Task ▸ Print out all of the data below, keeping it identical to the original.

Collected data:
--- START ---
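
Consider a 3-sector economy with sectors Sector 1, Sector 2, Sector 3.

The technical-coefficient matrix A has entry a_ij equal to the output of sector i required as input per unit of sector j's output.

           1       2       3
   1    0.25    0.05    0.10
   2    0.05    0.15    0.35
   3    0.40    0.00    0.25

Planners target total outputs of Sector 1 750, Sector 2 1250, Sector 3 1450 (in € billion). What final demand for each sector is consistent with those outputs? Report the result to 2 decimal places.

I − A =
  [   0.75    -0.05    -0.10]
  [  -0.05     0.85    -0.35]
  [  -0.40     0.00     0.75]
d = (I − A) x:
  d_1 = (+0.75)·750 + (-0.05)·1250 + (-0.10)·1450 = 355.00
  d_2 = (-0.05)·750 + (+0.85)·1250 + (-0.35)·1450 = 517.50
  d_3 = (-0.40)·750 + (+0.00)·1250 + (+0.75)·1450 = 787.50

d_1 = 355.00, d_2 = 517.50, d_3 = 787.50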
--- END ---
Solution to this exercise ▸
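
Consider a 3-sector economy with sectors Sector 1, Sector 2, Sector 3.

The technical-coefficient matrix A has entry a_ij equal to the output of sector i required as input per unit of sector j's output.

           1       2       3
   1    0.25    0.05    0.10
   2    0.05    0.15    0.35
   3    0.40    0.00    0.25

Planners target total outputs of Sector 1 750, Sector 2 1250, Sector 3 1450 (in € billion). What final demand for each sector is consistent with those outputs? Report the result to 2 decimal places.

I − A =
  [   0.75    -0.05    -0.10]
  [  -0.05     0.85    -0.35]
  [  -0.40     0.00     0.75]
d = (I − A) x:
  d_1 = (+0.75)·750 + (-0.05)·1250 + (-0.10)·1450 = 355.00
  d_2 = (-0.05)·750 + (+0.85)·1250 + (-0.35)·1450 = 517.50
  d_3 = (-0.40)·750 + (+0.00)·1250 + (+0.75)·1450 = 787.50

d_1 = 355.00, d_2 = 517.50, d_3 = 787.50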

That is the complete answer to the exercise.